TASK DETAILS: In the records below, find the line that contains "A = [5885/8282" and the line that contains "Singular values of A: 107/10, 428/7575". Set down exactly those lines and every line between them, and nothing more.

INFORMATION PROVIDED:
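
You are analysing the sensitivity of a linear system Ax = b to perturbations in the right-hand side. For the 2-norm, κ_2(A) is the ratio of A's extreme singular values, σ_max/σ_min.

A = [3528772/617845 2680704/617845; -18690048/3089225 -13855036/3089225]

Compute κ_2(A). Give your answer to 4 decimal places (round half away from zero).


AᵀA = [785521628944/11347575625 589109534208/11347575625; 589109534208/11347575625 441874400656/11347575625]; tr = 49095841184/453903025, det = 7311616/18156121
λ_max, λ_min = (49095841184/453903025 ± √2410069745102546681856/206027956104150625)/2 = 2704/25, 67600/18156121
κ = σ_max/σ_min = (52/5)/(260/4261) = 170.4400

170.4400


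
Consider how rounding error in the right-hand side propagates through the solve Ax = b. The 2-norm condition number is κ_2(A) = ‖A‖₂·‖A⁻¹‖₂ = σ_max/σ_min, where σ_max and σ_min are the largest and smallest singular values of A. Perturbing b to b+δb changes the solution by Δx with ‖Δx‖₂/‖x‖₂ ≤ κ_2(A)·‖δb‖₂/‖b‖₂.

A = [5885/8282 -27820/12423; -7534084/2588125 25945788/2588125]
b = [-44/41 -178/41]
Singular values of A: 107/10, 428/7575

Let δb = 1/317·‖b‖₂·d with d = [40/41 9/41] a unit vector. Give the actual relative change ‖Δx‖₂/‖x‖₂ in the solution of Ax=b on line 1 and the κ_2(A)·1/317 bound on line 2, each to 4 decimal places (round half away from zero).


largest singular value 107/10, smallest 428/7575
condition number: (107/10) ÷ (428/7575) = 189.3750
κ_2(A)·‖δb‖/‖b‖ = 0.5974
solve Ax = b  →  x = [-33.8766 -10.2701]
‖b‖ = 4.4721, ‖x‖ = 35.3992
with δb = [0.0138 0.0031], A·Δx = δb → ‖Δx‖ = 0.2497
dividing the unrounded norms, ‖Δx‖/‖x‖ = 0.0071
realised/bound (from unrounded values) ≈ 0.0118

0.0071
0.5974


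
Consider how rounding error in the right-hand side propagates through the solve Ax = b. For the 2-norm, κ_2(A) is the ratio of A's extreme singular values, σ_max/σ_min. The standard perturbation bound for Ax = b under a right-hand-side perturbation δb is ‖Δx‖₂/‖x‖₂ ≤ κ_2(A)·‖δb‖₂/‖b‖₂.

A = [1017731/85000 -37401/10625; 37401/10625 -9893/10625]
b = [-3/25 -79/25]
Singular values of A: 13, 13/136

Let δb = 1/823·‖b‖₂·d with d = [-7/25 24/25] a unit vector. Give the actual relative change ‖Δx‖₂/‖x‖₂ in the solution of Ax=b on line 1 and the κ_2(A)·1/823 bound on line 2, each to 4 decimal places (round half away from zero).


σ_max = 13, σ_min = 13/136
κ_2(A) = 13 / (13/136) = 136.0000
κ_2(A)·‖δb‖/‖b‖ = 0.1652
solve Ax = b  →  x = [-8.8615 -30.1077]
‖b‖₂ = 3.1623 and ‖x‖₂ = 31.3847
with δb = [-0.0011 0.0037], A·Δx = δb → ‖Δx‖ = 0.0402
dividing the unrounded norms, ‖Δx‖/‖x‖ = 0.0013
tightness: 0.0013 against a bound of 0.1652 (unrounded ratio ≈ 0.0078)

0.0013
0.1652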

--

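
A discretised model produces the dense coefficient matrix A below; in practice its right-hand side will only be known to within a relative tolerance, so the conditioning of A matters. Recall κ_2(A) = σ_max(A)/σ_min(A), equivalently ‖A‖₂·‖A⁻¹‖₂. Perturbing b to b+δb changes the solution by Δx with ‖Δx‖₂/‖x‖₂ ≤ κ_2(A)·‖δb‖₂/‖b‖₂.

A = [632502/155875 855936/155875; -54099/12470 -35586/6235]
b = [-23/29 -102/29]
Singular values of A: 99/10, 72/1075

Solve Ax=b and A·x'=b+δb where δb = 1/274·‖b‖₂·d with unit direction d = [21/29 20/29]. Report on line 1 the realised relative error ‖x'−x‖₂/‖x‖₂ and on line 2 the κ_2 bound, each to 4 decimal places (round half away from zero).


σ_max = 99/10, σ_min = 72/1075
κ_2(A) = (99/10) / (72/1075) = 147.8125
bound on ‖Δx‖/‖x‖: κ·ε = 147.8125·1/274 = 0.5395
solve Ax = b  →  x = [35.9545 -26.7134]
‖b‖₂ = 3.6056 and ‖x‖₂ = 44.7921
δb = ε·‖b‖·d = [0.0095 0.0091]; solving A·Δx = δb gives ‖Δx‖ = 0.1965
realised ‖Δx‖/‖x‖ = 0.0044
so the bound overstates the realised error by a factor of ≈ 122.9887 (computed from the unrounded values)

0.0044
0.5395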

ANSWER AREA:
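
A = [5885/8282 -27820/12423; -7534084/2588125 25945788/2588125]
b = [-44/41 -178/41]
Singular values of A: 107/10, 428/7575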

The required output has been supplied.